*Task requirements:* Among the lines below, list those containing the string "gives".

[[ Excerpted data open ]]

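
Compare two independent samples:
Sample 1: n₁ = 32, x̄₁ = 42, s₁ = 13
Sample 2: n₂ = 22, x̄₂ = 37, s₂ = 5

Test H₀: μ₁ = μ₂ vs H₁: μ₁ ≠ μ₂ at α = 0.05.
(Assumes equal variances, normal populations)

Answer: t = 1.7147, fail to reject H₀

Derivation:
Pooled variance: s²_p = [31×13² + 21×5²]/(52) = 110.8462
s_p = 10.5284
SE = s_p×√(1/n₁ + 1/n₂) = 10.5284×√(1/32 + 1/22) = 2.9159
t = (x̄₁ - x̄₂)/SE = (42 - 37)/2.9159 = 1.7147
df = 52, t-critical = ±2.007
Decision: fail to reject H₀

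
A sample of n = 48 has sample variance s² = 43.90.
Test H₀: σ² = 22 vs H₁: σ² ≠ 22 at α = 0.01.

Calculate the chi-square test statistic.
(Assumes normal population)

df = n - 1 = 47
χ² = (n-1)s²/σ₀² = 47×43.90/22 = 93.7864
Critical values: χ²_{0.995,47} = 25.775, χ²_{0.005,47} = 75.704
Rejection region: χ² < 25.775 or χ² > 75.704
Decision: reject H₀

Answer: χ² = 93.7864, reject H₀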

[[ Excerpted data closed ]]
[[ Excerpted data open ]]

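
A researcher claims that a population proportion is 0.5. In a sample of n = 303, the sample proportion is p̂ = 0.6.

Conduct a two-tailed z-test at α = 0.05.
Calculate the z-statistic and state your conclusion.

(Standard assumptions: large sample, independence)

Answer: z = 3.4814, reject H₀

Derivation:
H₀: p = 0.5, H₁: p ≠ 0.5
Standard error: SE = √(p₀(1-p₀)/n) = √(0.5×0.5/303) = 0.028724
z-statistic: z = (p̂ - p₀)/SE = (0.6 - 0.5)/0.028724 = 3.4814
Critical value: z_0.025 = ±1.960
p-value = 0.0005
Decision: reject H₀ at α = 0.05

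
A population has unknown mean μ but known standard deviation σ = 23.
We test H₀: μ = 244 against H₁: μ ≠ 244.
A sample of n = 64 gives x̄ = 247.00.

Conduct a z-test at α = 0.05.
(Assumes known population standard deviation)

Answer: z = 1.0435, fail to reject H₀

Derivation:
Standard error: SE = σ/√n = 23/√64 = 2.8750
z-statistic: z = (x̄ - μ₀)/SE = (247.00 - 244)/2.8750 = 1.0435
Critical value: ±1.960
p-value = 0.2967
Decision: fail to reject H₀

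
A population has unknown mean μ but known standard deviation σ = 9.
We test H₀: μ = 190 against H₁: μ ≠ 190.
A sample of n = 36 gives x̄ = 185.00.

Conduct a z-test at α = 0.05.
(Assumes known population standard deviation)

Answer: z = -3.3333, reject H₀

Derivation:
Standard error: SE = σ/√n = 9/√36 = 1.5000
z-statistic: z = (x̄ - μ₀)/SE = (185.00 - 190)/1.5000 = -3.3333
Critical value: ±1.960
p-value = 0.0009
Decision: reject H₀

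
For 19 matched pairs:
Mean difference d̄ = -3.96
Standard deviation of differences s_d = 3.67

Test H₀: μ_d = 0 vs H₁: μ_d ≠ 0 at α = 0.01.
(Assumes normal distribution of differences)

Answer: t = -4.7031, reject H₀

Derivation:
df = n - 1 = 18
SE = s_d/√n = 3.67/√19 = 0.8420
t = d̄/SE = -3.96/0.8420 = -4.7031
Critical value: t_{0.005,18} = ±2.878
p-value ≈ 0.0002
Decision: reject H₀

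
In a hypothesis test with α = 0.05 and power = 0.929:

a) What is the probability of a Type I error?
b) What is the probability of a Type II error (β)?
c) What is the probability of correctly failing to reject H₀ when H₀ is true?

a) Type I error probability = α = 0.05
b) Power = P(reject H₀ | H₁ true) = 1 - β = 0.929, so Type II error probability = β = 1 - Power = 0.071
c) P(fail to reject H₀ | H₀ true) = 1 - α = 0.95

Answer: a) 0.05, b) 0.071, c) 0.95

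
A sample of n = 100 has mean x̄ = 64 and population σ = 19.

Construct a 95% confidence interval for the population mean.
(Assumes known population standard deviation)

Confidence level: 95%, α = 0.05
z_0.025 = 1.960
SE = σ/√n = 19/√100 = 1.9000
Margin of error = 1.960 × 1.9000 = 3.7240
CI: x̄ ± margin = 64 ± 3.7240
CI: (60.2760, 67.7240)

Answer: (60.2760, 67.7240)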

[[ Excerpted data closed ]]

*Exercise result:*
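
A sample of n = 64 gives x̄ = 247.00.
A sample of n = 36 gives x̄ = 185.00.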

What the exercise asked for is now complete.